◆ **Task details**:
Return every record below exactly.

Stored data:
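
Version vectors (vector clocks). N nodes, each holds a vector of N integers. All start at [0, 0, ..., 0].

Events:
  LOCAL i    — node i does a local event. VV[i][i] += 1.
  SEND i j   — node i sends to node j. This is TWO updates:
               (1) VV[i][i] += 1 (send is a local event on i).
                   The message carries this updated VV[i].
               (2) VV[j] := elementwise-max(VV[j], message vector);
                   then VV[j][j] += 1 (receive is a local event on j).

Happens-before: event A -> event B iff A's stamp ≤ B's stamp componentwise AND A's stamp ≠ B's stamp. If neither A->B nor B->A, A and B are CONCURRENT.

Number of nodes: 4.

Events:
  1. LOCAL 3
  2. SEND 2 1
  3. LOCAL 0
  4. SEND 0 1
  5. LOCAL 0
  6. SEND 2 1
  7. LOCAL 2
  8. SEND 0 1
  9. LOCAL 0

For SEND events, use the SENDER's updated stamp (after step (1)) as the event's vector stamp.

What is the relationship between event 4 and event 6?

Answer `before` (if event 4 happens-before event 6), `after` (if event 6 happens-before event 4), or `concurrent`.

Answer: concurrent

Derivation:
Initial: VV[0]=[0, 0, 0, 0]
Initial: VV[1]=[0, 0, 0, 0]
Initial: VV[2]=[0, 0, 0, 0]
Initial: VV[3]=[0, 0, 0, 0]
Event 1: LOCAL 3: VV[3][3]++ -> VV[3]=[0, 0, 0, 1]
Event 2: SEND 2->1: VV[2][2]++ -> VV[2]=[0, 0, 1, 0], msg_vec=[0, 0, 1, 0]; VV[1]=max(VV[1],msg_vec) then VV[1][1]++ -> VV[1]=[0, 1, 1, 0]
Event 3: LOCAL 0: VV[0][0]++ -> VV[0]=[1, 0, 0, 0]
Event 4: SEND 0->1: VV[0][0]++ -> VV[0]=[2, 0, 0, 0], msg_vec=[2, 0, 0, 0]; VV[1]=max(VV[1],msg_vec) then VV[1][1]++ -> VV[1]=[2, 2, 1, 0]
Event 5: LOCAL 0: VV[0][0]++ -> VV[0]=[3, 0, 0, 0]
Event 6: SEND 2->1: VV[2][2]++ -> VV[2]=[0, 0, 2, 0], msg_vec=[0, 0, 2, 0]; VV[1]=max(VV[1],msg_vec) then VV[1][1]++ -> VV[1]=[2, 3, 2, 0]
Event 7: LOCAL 2: VV[2][2]++ -> VV[2]=[0, 0, 3, 0]
Event 8: SEND 0->1: VV[0][0]++ -> VV[0]=[4, 0, 0, 0], msg_vec=[4, 0, 0, 0]; VV[1]=max(VV[1],msg_vec) then VV[1][1]++ -> VV[1]=[4, 4, 2, 0]
Event 9: LOCAL 0: VV[0][0]++ -> VV[0]=[5, 0, 0, 0]
Event 4 stamp: [2, 0, 0, 0]
Event 6 stamp: [0, 0, 2, 0]
[2, 0, 0, 0] <= [0, 0, 2, 0]? False
[0, 0, 2, 0] <= [2, 0, 0, 0]? False
Relation: concurrent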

◆ **Answer to the exercise**:
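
Version vectors (vector clocks). N nodes, each holds a vector of N integers. All start at [0, 0, ..., 0].

Events:
  LOCAL i    — node i does a local event. VV[i][i] += 1.
  SEND i j   — node i sends to node j. This is TWO updates:
               (1) VV[i][i] += 1 (send is a local event on i).
                   The message carries this updated VV[i].
               (2) VV[j] := elementwise-max(VV[j], message vector);
                   then VV[j][j] += 1 (receive is a local event on j).

Happens-before: event A -> event B iff A's stamp ≤ B's stamp componentwise AND A's stamp ≠ B's stamp. If neither A->B nor B->A, A and B are CONCURRENT.

Number of nodes: 4.

Events:
  1. LOCAL 3
  2. SEND 2 1
  3. LOCAL 0
  4. SEND 0 1
  5. LOCAL 0
  6. SEND 2 1
  7. LOCAL 2
  8. SEND 0 1
  9. LOCAL 0

For SEND events, use the SENDER's updated stamp (after step (1)) as the event's vector stamp.

What is the relationship between event 4 and event 6?

Answer `before` (if event 4 happens-before event 6), `after` (if event 6 happens-before event 4), or `concurrent`.

Answer: concurrent

Derivation:
Initial: VV[0]=[0, 0, 0, 0]
Initial: VV[1]=[0, 0, 0, 0]
Initial: VV[2]=[0, 0, 0, 0]
Initial: VV[3]=[0, 0, 0, 0]
Event 1: LOCAL 3: VV[3][3]++ -> VV[3]=[0, 0, 0, 1]
Event 2: SEND 2->1: VV[2][2]++ -> VV[2]=[0, 0, 1, 0], msg_vec=[0, 0, 1, 0]; VV[1]=max(VV[1],msg_vec) then VV[1][1]++ -> VV[1]=[0, 1, 1, 0]
Event 3: LOCAL 0: VV[0][0]++ -> VV[0]=[1, 0, 0, 0]
Event 4: SEND 0->1: VV[0][0]++ -> VV[0]=[2, 0, 0, 0], msg_vec=[2, 0, 0, 0]; VV[1]=max(VV[1],msg_vec) then VV[1][1]++ -> VV[1]=[2, 2, 1, 0]
Event 5: LOCAL 0: VV[0][0]++ -> VV[0]=[3, 0, 0, 0]
Event 6: SEND 2->1: VV[2][2]++ -> VV[2]=[0, 0, 2, 0], msg_vec=[0, 0, 2, 0]; VV[1]=max(VV[1],msg_vec) then VV[1][1]++ -> VV[1]=[2, 3, 2, 0]
Event 7: LOCAL 2: VV[2][2]++ -> VV[2]=[0, 0, 3, 0]
Event 8: SEND 0->1: VV[0][0]++ -> VV[0]=[4, 0, 0, 0], msg_vec=[4, 0, 0, 0]; VV[1]=max(VV[1],msg_vec) then VV[1][1]++ -> VV[1]=[4, 4, 2, 0]
Event 9: LOCAL 0: VV[0][0]++ -> VV[0]=[5, 0, 0, 0]
Event 4 stamp: [2, 0, 0, 0]
Event 6 stamp: [0, 0, 2, 0]
[2, 0, 0, 0] <= [0, 0, 2, 0]? False
[0, 0, 2, 0] <= [2, 0, 0, 0]? False
Relation: concurrent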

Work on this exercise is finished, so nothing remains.